_REQUIREMENT:_ Your output should be the full listing, unchanged.

_DATA EXCERPTS:_
■ ■ ■

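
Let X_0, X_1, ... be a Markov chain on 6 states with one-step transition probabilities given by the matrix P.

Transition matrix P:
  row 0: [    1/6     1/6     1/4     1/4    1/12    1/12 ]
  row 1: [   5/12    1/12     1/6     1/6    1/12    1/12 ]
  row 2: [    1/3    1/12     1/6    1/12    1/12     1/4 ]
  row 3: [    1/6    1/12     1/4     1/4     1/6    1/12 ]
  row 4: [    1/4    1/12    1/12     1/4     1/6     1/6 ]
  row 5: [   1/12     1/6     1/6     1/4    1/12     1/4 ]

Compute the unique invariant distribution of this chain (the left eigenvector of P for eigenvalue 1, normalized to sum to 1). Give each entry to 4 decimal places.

π = [0.2242, 0.1145, 0.1935, 0.2082, 0.1098, 0.1497]

Balance equations π_j = Σ_i π_i·P[i][j]:
  π_0 = 1/6·π_0 + 5/12·π_1 + 1/3·π_2 + 1/6·π_3 + 1/4·π_4 + 1/12·π_5
  π_1 = 1/6·π_0 + 1/12·π_1 + 1/12·π_2 + 1/12·π_3 + 1/12·π_4 + 1/6·π_5
  π_2 = 1/4·π_0 + 1/6·π_1 + 1/6·π_2 + 1/4·π_3 + 1/12·π_4 + 1/6·π_5
  π_3 = 1/4·π_0 + 1/6·π_1 + 1/12·π_2 + 1/4·π_3 + 1/4·π_4 + 1/4·π_5
  π_4 = 1/12·π_0 + 1/12·π_1 + 1/12·π_2 + 1/6·π_3 + 1/6·π_4 + 1/12·π_5
  normalize: π_0 + π_1 + π_2 + π_3 + π_4 + π_5 = 1
Solving the linear system gives exactly π = [50075/223323, 8523/74441, 14408/74441, 46496/223323, 24529/223323, 33430/223323].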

■ ■ ■

_WRITTEN SOLUTION:_
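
Let X_0, X_1, ... be a Markov chain on 6 states with one-step transition probabilities given by the matrix P.

Transition matrix P:
  row 0: [    1/6     1/6     1/4     1/4    1/12    1/12 ]
  row 1: [   5/12    1/12     1/6     1/6    1/12    1/12 ]
  row 2: [    1/3    1/12     1/6    1/12    1/12     1/4 ]
  row 3: [    1/6    1/12     1/4     1/4     1/6    1/12 ]
  row 4: [    1/4    1/12    1/12     1/4     1/6     1/6 ]
  row 5: [   1/12     1/6     1/6     1/4    1/12     1/4 ]

Compute the unique invariant distribution of this chain (the left eigenvector of P for eigenvalue 1, normalized to sum to 1). Give each entry to 4 decimal places.

π = [0.2242, 0.1145, 0.1935, 0.2082, 0.1098, 0.1497]

Balance equations π_j = Σ_i π_i·P[i][j]:
  π_0 = 1/6·π_0 + 5/12·π_1 + 1/3·π_2 + 1/6·π_3 + 1/4·π_4 + 1/12·π_5
  π_1 = 1/6·π_0 + 1/12·π_1 + 1/12·π_2 + 1/12·π_3 + 1/12·π_4 + 1/6·π_5
  π_2 = 1/4·π_0 + 1/6·π_1 + 1/6·π_2 + 1/4·π_3 + 1/12·π_4 + 1/6·π_5
  π_3 = 1/4·π_0 + 1/6·π_1 + 1/12·π_2 + 1/4·π_3 + 1/4·π_4 + 1/4·π_5
  π_4 = 1/12·π_0 + 1/12·π_1 + 1/12·π_2 + 1/6·π_3 + 1/6·π_4 + 1/12·π_5
  normalize: π_0 + π_1 + π_2 + π_3 + π_4 + π_5 = 1
Solving the linear system gives exactly π = [50075/223323, 8523/74441, 14408/74441, 46496/223323, 24529/223323, 33430/223323].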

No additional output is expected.